» WHAT TO PRODUCE:
The required output consists solely of the lines from the top of the listing through the line containing "Answer: 101687", transcribed exactly.

=== Begin Enclosure ===

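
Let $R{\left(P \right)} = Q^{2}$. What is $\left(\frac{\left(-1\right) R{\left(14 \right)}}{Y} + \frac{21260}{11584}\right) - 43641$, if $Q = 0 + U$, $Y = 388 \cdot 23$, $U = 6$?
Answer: $- \frac{281951621915}{6460976} \approx -43639.0$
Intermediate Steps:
$Y = 8924$
$Q = 6$ ($Q = 0 + 6 = 6$)
$R{\left(P \right)} = 36$ ($R{\left(P \right)} = 6^{2} = 36$)
$\left(\frac{\left(-1\right) R{\left(14 \right)}}{Y} + \frac{21260}{11584}\right) - 43641 = \left(\frac{\left(-1\right) 36}{8924} + \frac{21260}{11584}\right) - 43641 = \left(\left(-36\right) \frac{1}{8924} + 21260 \cdot \frac{1}{11584}\right) - 43641 = \left(- \frac{9}{2231} + \frac{5315}{2896}\right) - 43641 = \frac{11831701}{6460976} - 43641 = - \frac{281951621915}{6460976}$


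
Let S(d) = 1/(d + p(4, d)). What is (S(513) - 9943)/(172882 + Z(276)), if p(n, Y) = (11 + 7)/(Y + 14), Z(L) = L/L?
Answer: -2688278440/46742203827 ≈ -0.057513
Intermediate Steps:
Z(L) = 1
p(n, Y) = 18/(14 + Y)
S(d) = 1/(d + 18/(14 + d))
(S(513) - 9943)/(172882 + Z(276)) = ((14 + 513)/(18 + 513*(14 + 513)) - 9943)/(172882 + 1) = (527/(18 + 513*527) - 9943)/172883 = (527/(18 + 270351) - 9943)*(1/172883) = (527/270369 - 9943)*(1/172883) = -2688278440/270369*1/172883 = -2688278440/46742203827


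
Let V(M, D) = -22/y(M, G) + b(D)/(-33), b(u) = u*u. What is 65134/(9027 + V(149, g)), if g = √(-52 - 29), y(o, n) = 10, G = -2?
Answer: 3582370/496499 ≈ 7.2153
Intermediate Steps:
b(u) = u²
g = 9*I (g = √(-81) = 9*I ≈ 9.0*I)
V(M, D) = -11/5 - D²/33 (V(M, D) = -22/10 + D²/(-33) = -22*⅒ + D²*(-1/33) = -11/5 - D²/33)
65134/(9027 + V(149, g)) = 65134/(9027 + (-11/5 - (9*I)²/33)) = 65134/(9027 + (-11/5 - 1/33*(-81))) = 65134/(9027 + (-11/5 + 27/11)) = 65134/(9027 + 14/55) = 65134/(496499/55) = 65134*(55/496499) = 3582370/496499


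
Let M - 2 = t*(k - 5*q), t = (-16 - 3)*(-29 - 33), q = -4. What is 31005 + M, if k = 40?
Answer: 101687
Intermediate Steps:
t = 1178 (t = -19*(-62) = 1178)
M = 70682 (M = 2 + 1178*(40 - 5*(-4)) = 2 + 1178*(40 + 20) = 2 + 1178*60 = 2 + 70680 = 70682)
31005 + M = 31005 + 70682 = 101687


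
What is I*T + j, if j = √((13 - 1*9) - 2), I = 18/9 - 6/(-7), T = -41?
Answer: -820/7 + √2 ≈ -115.73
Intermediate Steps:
I = 20/7 (I = 18*(⅑) - 6*(-⅐) = 2 + 6/7 = 20/7 ≈ 2.8571)
j = √2 (j = √((13 - 9) - 2) = √(4 - 2) = √2 ≈ 1.4142)
I*T + j = (20/7)*(-41) + √2 = -820/7 + √2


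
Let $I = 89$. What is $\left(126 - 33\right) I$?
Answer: $8277$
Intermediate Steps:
$\left(126 - 33\right) I = \left(126 - 33\right) 89 = 93 \cdot 89 = 8277$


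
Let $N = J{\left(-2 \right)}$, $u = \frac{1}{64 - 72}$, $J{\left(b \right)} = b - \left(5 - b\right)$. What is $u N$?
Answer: $\frac{9}{8} \approx 1.125$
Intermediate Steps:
$J{\left(b \right)} = -5 + 2 b$ ($J{\left(b \right)} = b + \left(-5 + b\right) = -5 + 2 b$)
$u = - \frac{1}{8}$ ($u = \frac{1}{-8} = - \frac{1}{8} \approx -0.125$)
$N = -9$ ($N = -5 + 2 \left(-2\right) = -5 - 4 = -9$)
$u N = \left(- \frac{1}{8}\right) \left(-9\right) = \frac{9}{8}$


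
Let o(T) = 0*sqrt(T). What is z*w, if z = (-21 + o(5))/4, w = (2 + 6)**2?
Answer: -336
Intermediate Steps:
o(T) = 0
w = 64 (w = 8**2 = 64)
z = -21/4 (z = (-21 + 0)/4 = (1/4)*(-21) = -21/4 ≈ -5.2500)
z*w = -21/4*64 = -336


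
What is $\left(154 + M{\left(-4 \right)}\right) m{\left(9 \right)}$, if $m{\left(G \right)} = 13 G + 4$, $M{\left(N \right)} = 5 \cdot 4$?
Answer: $21054$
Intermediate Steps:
$M{\left(N \right)} = 20$
$m{\left(G \right)} = 4 + 13 G$
$\left(154 + M{\left(-4 \right)}\right) m{\left(9 \right)} = \left(154 + 20\right) \left(4 + 13 \cdot 9\right) = 174 \left(4 + 117\right) = 174 \cdot 121 = 21054$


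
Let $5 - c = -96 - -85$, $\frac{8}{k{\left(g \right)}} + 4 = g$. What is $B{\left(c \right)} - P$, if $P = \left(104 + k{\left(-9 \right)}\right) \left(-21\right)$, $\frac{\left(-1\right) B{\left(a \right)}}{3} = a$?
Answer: $\frac{27600}{13} \approx 2123.1$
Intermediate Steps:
$k{\left(g \right)} = \frac{8}{-4 + g}$
$c = 16$ ($c = 5 - \left(-96 - -85\right) = 5 - \left(-96 + 85\right) = 5 - -11 = 5 + 11 = 16$)
$B{\left(a \right)} = - 3 a$
$P = - \frac{28224}{13}$ ($P = \left(104 + \frac{8}{-4 - 9}\right) \left(-21\right) = \left(104 + \frac{8}{-13}\right) \left(-21\right) = \left(104 + 8 \left(- \frac{1}{13}\right)\right) \left(-21\right) = \left(104 - \frac{8}{13}\right) \left(-21\right) = \frac{1344}{13} \left(-21\right) = - \frac{28224}{13} \approx -2171.1$)
$B{\left(c \right)} - P = \left(-3\right) 16 - - \frac{28224}{13} = -48 + \frac{28224}{13} = \frac{27600}{13}$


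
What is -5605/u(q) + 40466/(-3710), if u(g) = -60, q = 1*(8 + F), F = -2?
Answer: 1836659/22260 ≈ 82.509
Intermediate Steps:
q = 6 (q = 1*(8 - 2) = 1*6 = 6)
-5605/u(q) + 40466/(-3710) = -5605/(-60) + 40466/(-3710) = -5605*(-1/60) + 40466*(-1/3710) = 1121/12 - 20233/1855 = 1836659/22260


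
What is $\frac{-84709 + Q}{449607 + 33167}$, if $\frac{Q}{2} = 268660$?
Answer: $\frac{452611}{482774} \approx 0.93752$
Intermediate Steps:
$Q = 537320$ ($Q = 2 \cdot 268660 = 537320$)
$\frac{-84709 + Q}{449607 + 33167} = \frac{-84709 + 537320}{449607 + 33167} = \frac{452611}{482774}$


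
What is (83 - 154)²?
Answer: 5041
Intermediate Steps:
(83 - 154)² = (-71)² = 5041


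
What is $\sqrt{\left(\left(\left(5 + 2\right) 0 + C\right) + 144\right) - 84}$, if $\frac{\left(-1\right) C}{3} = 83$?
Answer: $3 i \sqrt{21} \approx 13.748 i$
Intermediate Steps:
$C = -249$ ($C = \left(-3\right) 83 = -249$)
$\sqrt{\left(\left(\left(5 + 2\right) 0 + C\right) + 144\right) - 84} = \sqrt{\left(\left(\left(5 + 2\right) 0 - 249\right) + 144\right) - 84} = \sqrt{\left(\left(7 \cdot 0 - 249\right) + 144\right) - 84} = \sqrt{\left(\left(0 - 249\right) + 144\right) - 84} = \sqrt{\left(-249 + 144\right) - 84} = \sqrt{-105 - 84} = \sqrt{-189} = 3 i \sqrt{21}$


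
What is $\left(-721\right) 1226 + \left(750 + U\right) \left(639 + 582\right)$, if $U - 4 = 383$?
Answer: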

=== End Enclosure ===

» THE ANSWER:
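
Let $R{\left(P \right)} = Q^{2}$. What is $\left(\frac{\left(-1\right) R{\left(14 \right)}}{Y} + \frac{21260}{11584}\right) - 43641$, if $Q = 0 + U$, $Y = 388 \cdot 23$, $U = 6$?
Answer: $- \frac{281951621915}{6460976} \approx -43639.0$
Intermediate Steps:
$Y = 8924$
$Q = 6$ ($Q = 0 + 6 = 6$)
$R{\left(P \right)} = 36$ ($R{\left(P \right)} = 6^{2} = 36$)
$\left(\frac{\left(-1\right) R{\left(14 \right)}}{Y} + \frac{21260}{11584}\right) - 43641 = \left(\frac{\left(-1\right) 36}{8924} + \frac{21260}{11584}\right) - 43641 = \left(\left(-36\right) \frac{1}{8924} + 21260 \cdot \frac{1}{11584}\right) - 43641 = \left(- \frac{9}{2231} + \frac{5315}{2896}\right) - 43641 = \frac{11831701}{6460976} - 43641 = - \frac{281951621915}{6460976}$


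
Let S(d) = 1/(d + p(4, d)). What is (S(513) - 9943)/(172882 + Z(276)), if p(n, Y) = (11 + 7)/(Y + 14), Z(L) = L/L?
Answer: -2688278440/46742203827 ≈ -0.057513
Intermediate Steps:
Z(L) = 1
p(n, Y) = 18/(14 + Y)
S(d) = 1/(d + 18/(14 + d))
(S(513) - 9943)/(172882 + Z(276)) = ((14 + 513)/(18 + 513*(14 + 513)) - 9943)/(172882 + 1) = (527/(18 + 513*527) - 9943)/172883 = (527/(18 + 270351) - 9943)*(1/172883) = (527/270369 - 9943)*(1/172883) = -2688278440/270369*1/172883 = -2688278440/46742203827


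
Let V(M, D) = -22/y(M, G) + b(D)/(-33), b(u) = u*u. What is 65134/(9027 + V(149, g)), if g = √(-52 - 29), y(o, n) = 10, G = -2?
Answer: 3582370/496499 ≈ 7.2153
Intermediate Steps:
b(u) = u²
g = 9*I (g = √(-81) = 9*I ≈ 9.0*I)
V(M, D) = -11/5 - D²/33 (V(M, D) = -22/10 + D²/(-33) = -22*⅒ + D²*(-1/33) = -11/5 - D²/33)
65134/(9027 + V(149, g)) = 65134/(9027 + (-11/5 - (9*I)²/33)) = 65134/(9027 + (-11/5 - 1/33*(-81))) = 65134/(9027 + (-11/5 + 27/11)) = 65134/(9027 + 14/55) = 65134/(496499/55) = 65134*(55/496499) = 3582370/496499


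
Let M - 2 = t*(k - 5*q), t = (-16 - 3)*(-29 - 33), q = -4. What is 31005 + M, if k = 40?
Answer: 101687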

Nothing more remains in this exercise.